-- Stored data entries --
---

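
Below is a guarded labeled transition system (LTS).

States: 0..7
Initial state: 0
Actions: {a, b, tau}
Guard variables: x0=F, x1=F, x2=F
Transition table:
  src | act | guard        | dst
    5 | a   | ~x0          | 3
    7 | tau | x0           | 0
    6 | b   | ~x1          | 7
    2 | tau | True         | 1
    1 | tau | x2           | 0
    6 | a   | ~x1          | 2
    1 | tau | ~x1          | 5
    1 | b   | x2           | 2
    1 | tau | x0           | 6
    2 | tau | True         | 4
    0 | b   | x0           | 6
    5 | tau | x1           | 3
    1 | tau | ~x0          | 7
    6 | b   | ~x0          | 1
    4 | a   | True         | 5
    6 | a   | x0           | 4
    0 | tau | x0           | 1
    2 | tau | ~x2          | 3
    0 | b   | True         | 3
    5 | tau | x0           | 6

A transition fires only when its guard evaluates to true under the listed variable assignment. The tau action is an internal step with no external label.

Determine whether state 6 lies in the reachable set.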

---

-- TASK DESCRIPTION --
Each record above should be repeated exactly as it appears.

-- REPLY TO THE TASK --
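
Below is a guarded labeled transition system (LTS).

States: 0..7
Initial state: 0
Actions: {a, b, tau}
Guard variables: x0=F, x1=F, x2=F
Transition table:
  src | act | guard        | dst
    5 | a   | ~x0          | 3
    7 | tau | x0           | 0
    6 | b   | ~x1          | 7
    2 | tau | True         | 1
    1 | tau | x2           | 0
    6 | a   | ~x1          | 2
    1 | tau | ~x1          | 5
    1 | b   | x2           | 2
    1 | tau | x0           | 6
    2 | tau | True         | 4
    0 | b   | x0           | 6
    5 | tau | x1           | 3
    1 | tau | ~x0          | 7
    6 | b   | ~x0          | 1
    4 | a   | True         | 5
    6 | a   | x0           | 4
    0 | tau | x0           | 1
    2 | tau | ~x2          | 3
    0 | b   | True         | 3
    5 | tau | x0           | 6

A transition fires only when its guard evaluates to true under the listed variable assignment. The tau action is an internal step with no external label.

Determine whether state 6 lies in the reachable set.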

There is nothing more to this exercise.